## DATA SECTION
..........

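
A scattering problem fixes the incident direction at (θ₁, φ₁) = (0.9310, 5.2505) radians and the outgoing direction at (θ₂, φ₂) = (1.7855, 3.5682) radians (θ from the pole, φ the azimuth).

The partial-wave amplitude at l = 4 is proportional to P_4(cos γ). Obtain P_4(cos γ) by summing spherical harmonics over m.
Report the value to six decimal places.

0.211841

Addition theorem: P_4(cos γ) = (4π/9) Σ_m Y*_{lm}(Ω₁) Y_{lm}(Ω₂), m = −4…4:
  [-4]  conj(Y_{4,-4})(Ω₁) = (-0.100694, 0.153141) ; Y_{4,-4}(Ω₂) = (-0.054529, -0.399565) ; Δ = (0.066680, 0.031883)
  [-3]  conj(Y_{4,-3})(Ω₁) = (-0.385436, -0.016791) ; Y_{4,-3}(Ω₂) = (0.071356, -0.238273) ; Δ = (-0.031504, 0.090641)
  [-2]  conj(Y_{4,-2})(Ω₁) = (-0.152781, -0.283307) ; Y_{4,-2}(Ω₂) = (-0.143261, 0.164140) ; Δ = (0.068390, 0.015509)
  [-1]  conj(Y_{4,-1})(Ω₁) = (-0.058630, 0.098229) ; Y_{4,-1}(Ω₂) = (-0.240475, 0.109301) ; Δ = (0.003362, -0.030030)
  [+0]  conj(Y_{4,0})(Ω₁) = (-0.343433, -0.000000) ; Y_{4,0}(Ω₂) = (0.180926, 0.000000) ; Δ = (-0.062136, -0.000000)
  [+1]  conj(Y_{4,1})(Ω₁) = (0.058630, 0.098229) ; Y_{4,1}(Ω₂) = (0.240475, 0.109301) ; Δ = (0.003362, 0.030030)
  [+2]  conj(Y_{4,2})(Ω₁) = (-0.152781, 0.283307) ; Y_{4,2}(Ω₂) = (-0.143261, -0.164140) ; Δ = (0.068390, -0.015509)
  [+3]  conj(Y_{4,3})(Ω₁) = (0.385436, -0.016791) ; Y_{4,3}(Ω₂) = (-0.071356, -0.238273) ; Δ = (-0.031504, -0.090641)
  [+4]  conj(Y_{4,4})(Ω₁) = (-0.100694, -0.153141) ; Y_{4,4}(Ω₂) = (-0.054529, 0.399565) ; Δ = (0.066680, -0.031883)
Total Σ_m = (0.151720, 0.000000). Multiply by 1.396263: (0.211841, 0.000000). P_4(cos γ) = 0.211841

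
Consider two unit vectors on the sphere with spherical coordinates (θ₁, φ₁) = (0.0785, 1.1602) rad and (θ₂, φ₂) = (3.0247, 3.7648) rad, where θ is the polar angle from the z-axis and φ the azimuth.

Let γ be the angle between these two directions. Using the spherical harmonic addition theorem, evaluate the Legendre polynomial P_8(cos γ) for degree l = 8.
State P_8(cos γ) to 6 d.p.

0.928411

Expand P_8 via completeness: Σ_{m} conj(Y_{8,m}) at Ω₁ times Y_{8,m} at Ω₂ —
  m=-8: Y*=-0.00000 + 0.00000j  Y=0.00000 + 0.00000j  product -0.00000 - 0.00000j
  m=-7: Y*=-0.00000 + 0.00000j  Y=-0.00000 + 0.00000j  product -0.00000 - 0.00000j
  m=-6: Y*=0.00000 + 0.00000j  Y=-0.00001 + 0.00001j  product -0.00000 - 0.00000j
  m=-5: Y*=0.00003 - 0.00001j  Y=-0.00021 - 0.00001j  product -0.00000 + 0.00000j
  m=-4: Y*=-0.00004 - 0.00050j  Y=-0.00192 - 0.00146j  product -0.00000 + 0.00000j
  m=-3: Y*=-0.00621 - 0.00219j  Y=-0.00620 - 0.02012j  product -0.00001 + 0.00014j
  m=-2: Y*=-0.04180 + 0.04490j  Y=0.04147 - 0.12333j  product 0.00380 + 0.00702j
  m=-1: Y*=0.14628 + 0.33601j  Y=0.41357 - 0.29726j  product 0.16038 + 0.09548j
  m=+0: Y*=1.03760 + 0.00000j  Y=0.89401 + 0.00000j  product 0.92762 + 0.00000j
  m=+1: Y*=-0.14628 + 0.33601j  Y=-0.41357 - 0.29726j  product 0.16038 - 0.09548j
  m=+2: Y*=-0.04180 - 0.04490j  Y=0.04147 + 0.12333j  product 0.00380 - 0.00702j
  m=+3: Y*=0.00621 - 0.00219j  Y=0.00620 - 0.02012j  product -0.00001 - 0.00014j
  m=+4: Y*=-0.00004 + 0.00050j  Y=-0.00192 + 0.00146j  product -0.00000 - 0.00000j
  m=+5: Y*=-0.00003 - 0.00001j  Y=0.00021 - 0.00001j  product -0.00000 - 0.00000j
  m=+6: Y*=0.00000 - 0.00000j  Y=-0.00001 - 0.00001j  product -0.00000 + 0.00000j
  m=+7: Y*=0.00000 + 0.00000j  Y=0.00000 + 0.00000j  product -0.00000 + 0.00000j
  m=+8: Y*=-0.00000 - 0.00000j  Y=0.00000 - 0.00000j  product -0.00000 + 0.00000j
Total Σ_m = 1.25597 - 0.00000j. Multiply by 0.739198: 0.92841 - 0.00000j. P_8(cos γ) = 0.928411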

..........

## ACTIVITY
Among the lines above, find those with the word "azimuth" and list them.

## SOLUTION
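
A scattering problem fixes the incident direction at (θ₁, φ₁) = (0.9310, 5.2505) radians and the outgoing direction at (θ₂, φ₂) = (1.7855, 3.5682) radians (θ from the pole, φ the azimuth).
Consider two unit vectors on the sphere with spherical coordinates (θ₁, φ₁) = (0.0785, 1.1602) rad and (θ₂, φ₂) = (3.0247, 3.7648) rad, where θ is the polar angle from the z-axis and φ the azimuth.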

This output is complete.